• **The task**: Below is a listing; restate from it, character for character, the lines beginning at the line holding "Iteratively Factor: x^3" and ending at the line holding "Iteratively Factor: p^4", both included.
-- Records provided follows --
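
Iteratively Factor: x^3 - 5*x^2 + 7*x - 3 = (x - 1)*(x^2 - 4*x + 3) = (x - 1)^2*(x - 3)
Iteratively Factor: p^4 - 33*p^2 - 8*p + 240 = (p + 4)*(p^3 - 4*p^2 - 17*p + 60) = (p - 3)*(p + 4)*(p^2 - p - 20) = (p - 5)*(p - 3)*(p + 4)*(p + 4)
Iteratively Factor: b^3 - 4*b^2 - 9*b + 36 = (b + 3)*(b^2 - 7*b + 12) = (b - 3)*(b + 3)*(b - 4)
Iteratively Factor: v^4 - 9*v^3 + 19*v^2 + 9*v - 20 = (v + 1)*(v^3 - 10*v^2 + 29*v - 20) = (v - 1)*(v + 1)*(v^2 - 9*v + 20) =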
-- Records provided concluded --
-- Records provided follows --
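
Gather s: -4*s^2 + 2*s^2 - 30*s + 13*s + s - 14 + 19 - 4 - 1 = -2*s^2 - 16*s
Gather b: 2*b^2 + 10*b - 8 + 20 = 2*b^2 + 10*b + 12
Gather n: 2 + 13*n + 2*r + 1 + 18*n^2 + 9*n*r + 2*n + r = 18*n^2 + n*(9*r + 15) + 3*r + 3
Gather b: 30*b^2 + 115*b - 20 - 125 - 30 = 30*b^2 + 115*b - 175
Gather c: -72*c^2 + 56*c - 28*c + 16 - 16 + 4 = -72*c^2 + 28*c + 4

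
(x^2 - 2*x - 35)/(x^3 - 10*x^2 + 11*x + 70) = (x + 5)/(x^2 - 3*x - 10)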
-- Records provided concluded --
-- Records provided follows --
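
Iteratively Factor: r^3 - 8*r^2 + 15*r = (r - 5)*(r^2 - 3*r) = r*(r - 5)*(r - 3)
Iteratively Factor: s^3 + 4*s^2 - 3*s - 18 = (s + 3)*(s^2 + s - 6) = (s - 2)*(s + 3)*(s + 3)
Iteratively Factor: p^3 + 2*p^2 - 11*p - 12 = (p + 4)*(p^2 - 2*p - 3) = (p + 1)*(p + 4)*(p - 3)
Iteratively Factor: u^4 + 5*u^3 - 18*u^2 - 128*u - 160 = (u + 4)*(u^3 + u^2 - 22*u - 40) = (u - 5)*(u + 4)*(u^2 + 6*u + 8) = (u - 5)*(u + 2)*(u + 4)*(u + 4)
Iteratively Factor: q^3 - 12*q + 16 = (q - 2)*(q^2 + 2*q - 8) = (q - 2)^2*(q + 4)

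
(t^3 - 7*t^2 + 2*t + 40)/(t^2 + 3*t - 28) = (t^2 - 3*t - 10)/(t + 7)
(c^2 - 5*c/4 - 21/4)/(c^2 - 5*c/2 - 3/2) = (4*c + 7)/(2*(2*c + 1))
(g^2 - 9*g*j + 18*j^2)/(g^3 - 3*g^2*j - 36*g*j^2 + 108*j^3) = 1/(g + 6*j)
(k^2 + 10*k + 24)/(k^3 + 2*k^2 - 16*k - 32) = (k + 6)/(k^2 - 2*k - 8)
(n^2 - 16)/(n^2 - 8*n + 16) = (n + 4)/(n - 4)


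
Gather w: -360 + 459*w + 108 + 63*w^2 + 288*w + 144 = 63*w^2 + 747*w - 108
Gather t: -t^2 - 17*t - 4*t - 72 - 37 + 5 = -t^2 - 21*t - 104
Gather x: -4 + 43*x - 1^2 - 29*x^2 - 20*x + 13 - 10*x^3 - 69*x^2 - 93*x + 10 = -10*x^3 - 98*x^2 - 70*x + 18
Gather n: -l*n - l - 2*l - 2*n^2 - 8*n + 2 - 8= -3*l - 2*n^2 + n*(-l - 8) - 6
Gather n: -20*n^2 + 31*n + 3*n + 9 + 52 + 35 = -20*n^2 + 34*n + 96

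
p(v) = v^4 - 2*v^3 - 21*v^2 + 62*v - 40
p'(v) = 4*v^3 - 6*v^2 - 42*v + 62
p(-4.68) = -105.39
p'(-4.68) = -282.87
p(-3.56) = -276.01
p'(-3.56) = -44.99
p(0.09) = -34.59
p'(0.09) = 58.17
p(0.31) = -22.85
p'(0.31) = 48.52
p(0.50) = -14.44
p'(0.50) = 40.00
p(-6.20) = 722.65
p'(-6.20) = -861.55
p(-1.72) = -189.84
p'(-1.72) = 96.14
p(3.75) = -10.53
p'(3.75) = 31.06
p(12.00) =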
-- Records provided concluded --
• **Solution to this task**:
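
Iteratively Factor: x^3 - 5*x^2 + 7*x - 3 = (x - 1)*(x^2 - 4*x + 3) = (x - 1)^2*(x - 3)
Iteratively Factor: p^4 - 33*p^2 - 8*p + 240 = (p + 4)*(p^3 - 4*p^2 - 17*p + 60) = (p - 3)*(p + 4)*(p^2 - p - 20) = (p - 5)*(p - 3)*(p + 4)*(p + 4)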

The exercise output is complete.